INSTRUCTIONS TO FOLLOW. Reproduce the listing below without any change.

DATA RECORDS.
====

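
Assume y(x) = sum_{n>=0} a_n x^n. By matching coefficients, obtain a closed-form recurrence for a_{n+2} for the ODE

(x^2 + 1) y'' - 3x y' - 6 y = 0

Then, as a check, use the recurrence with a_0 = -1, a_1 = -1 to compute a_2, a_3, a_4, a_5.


Substitute y = sum_n a_n x^n.
(1 + 1 x^2) y'' contributes (n+2)(n+1) a_{n+2} + n(n-1) a_n at x^n.
-3 x y'(x) contributes -3 n a_n at x^n.
-6 y(x) contributes -6 a_n at x^n.
Matching x^n: (n+2)(n+1) a_{n+2} + (n(n-1) - 3 n - 6) a_n = 0.
Thus a_{n+2} = (-n(n-1) + 3 n + 6) / ((n+1)(n+2)) * a_n.

Check with a_0 = -1, a_1 = -1 (apply the recurrence for n = 0, 1, 2, 3): a_0 = -1, a_1 = -1, a_2 = -3, a_3 = -3/2, a_4 = -5/2, a_5 = -27/40.

a_(n+2) = (-n(n-1) + 3 n + 6) / ((n+1)(n+2)) * a_n; check: a_0 = -1, a_1 = -1, a_2 = -3, a_3 = -3/2, a_4 = -5/2, a_5 = -27/40


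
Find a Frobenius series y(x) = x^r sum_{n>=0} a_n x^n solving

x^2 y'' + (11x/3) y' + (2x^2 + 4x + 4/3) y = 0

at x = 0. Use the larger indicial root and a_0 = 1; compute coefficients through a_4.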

====

ANSWER TO THIS TASK.
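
Assume y(x) = sum_{n>=0} a_n x^n. By matching coefficients, obtain a closed-form recurrence for a_{n+2} for the ODE

(x^2 + 1) y'' - 3x y' - 6 y = 0

Then, as a check, use the recurrence with a_0 = -1, a_1 = -1 to compute a_2, a_3, a_4, a_5.


Substitute y = sum_n a_n x^n.
(1 + 1 x^2) y'' contributes (n+2)(n+1) a_{n+2} + n(n-1) a_n at x^n.
-3 x y'(x) contributes -3 n a_n at x^n.
-6 y(x) contributes -6 a_n at x^n.
Matching x^n: (n+2)(n+1) a_{n+2} + (n(n-1) - 3 n - 6) a_n = 0.
Thus a_{n+2} = (-n(n-1) + 3 n + 6) / ((n+1)(n+2)) * a_n.

Check with a_0 = -1, a_1 = -1 (apply the recurrence for n = 0, 1, 2, 3): a_0 = -1, a_1 = -1, a_2 = -3, a_3 = -3/2, a_4 = -5/2, a_5 = -27/40.

a_(n+2) = (-n(n-1) + 3 n + 6) / ((n+1)(n+2)) * a_n; check: a_0 = -1, a_1 = -1, a_2 = -3, a_3 = -3/2, a_4 = -5/2, a_5 = -27/40


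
Find a Frobenius series y(x) = x^r sum_{n>=0} a_n x^n solving

x^2 y'' + (11x/3) y' + (2x^2 + 4x + 4/3) y = 0

at x = 0. Use the larger indicial root and a_0 = 1; compute coefficients through a_4.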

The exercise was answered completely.